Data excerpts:
*** Begin section ***
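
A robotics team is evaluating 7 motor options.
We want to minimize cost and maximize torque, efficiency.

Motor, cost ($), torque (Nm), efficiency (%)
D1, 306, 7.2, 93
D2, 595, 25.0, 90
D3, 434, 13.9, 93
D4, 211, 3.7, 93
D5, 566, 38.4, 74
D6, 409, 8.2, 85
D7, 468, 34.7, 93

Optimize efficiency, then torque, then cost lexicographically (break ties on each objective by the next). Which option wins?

D7

First maximize efficiency: best is 93, kept {D1, D3, D4, D7}.
Then maximize torque: best is 34.7, kept {D7}.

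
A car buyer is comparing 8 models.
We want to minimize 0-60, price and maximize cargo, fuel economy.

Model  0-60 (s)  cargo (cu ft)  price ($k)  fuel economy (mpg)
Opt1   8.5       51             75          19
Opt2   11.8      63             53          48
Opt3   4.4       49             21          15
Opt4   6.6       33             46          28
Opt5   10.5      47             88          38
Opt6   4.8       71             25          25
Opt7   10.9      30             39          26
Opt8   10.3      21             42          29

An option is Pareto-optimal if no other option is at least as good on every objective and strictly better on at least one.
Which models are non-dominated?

Opt1: dominated by Opt6 (0-60 4.8≤8.5, cargo 71≥51, price 25≤75, fuel economy 25≥19).
Opt2: not dominated (best fuel economy).
Opt3: not dominated (best 0-60).
Opt4: not dominated.
Opt5: not dominated.
Opt6: not dominated (best cargo).
Opt7: not dominated.
Opt8: not dominated.

Opt2, Opt3, Opt4, Opt5, Opt6, Opt7, Opt8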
*** End section ***
GOAL OF THE EXERCISE: Repeat every entry exactly. Nothing may be dropped.

EXERCISE RESPONSE:
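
A robotics team is evaluating 7 motor options.
We want to minimize cost and maximize torque, efficiency.

Motor, cost ($), torque (Nm), efficiency (%)
D1, 306, 7.2, 93
D2, 595, 25.0, 90
D3, 434, 13.9, 93
D4, 211, 3.7, 93
D5, 566, 38.4, 74
D6, 409, 8.2, 85
D7, 468, 34.7, 93

Optimize efficiency, then torque, then cost lexicographically (break ties on each objective by the next). Which option wins?

D7

First maximize efficiency: best is 93, kept {D1, D3, D4, D7}.
Then maximize torque: best is 34.7, kept {D7}.

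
A car buyer is comparing 8 models.
We want to minimize 0-60, price and maximize cargo, fuel economy.

Model  0-60 (s)  cargo (cu ft)  price ($k)  fuel economy (mpg)
Opt1   8.5       51             75          19
Opt2   11.8      63             53          48
Opt3   4.4       49             21          15
Opt4   6.6       33             46          28
Opt5   10.5      47             88          38
Opt6   4.8       71             25          25
Opt7   10.9      30             39          26
Opt8   10.3      21             42          29

An option is Pareto-optimal if no other option is at least as good on every objective and strictly better on at least one.
Which models are non-dominated?

Opt1: dominated by Opt6 (0-60 4.8≤8.5, cargo 71≥51, price 25≤75, fuel economy 25≥19).
Opt2: not dominated (best fuel economy).
Opt3: not dominated (best 0-60).
Opt4: not dominated.
Opt5: not dominated.
Opt6: not dominated (best cargo).
Opt7: not dominated.
Opt8: not dominated.

Opt2, Opt3, Opt4, Opt5, Opt6, Opt7, Opt8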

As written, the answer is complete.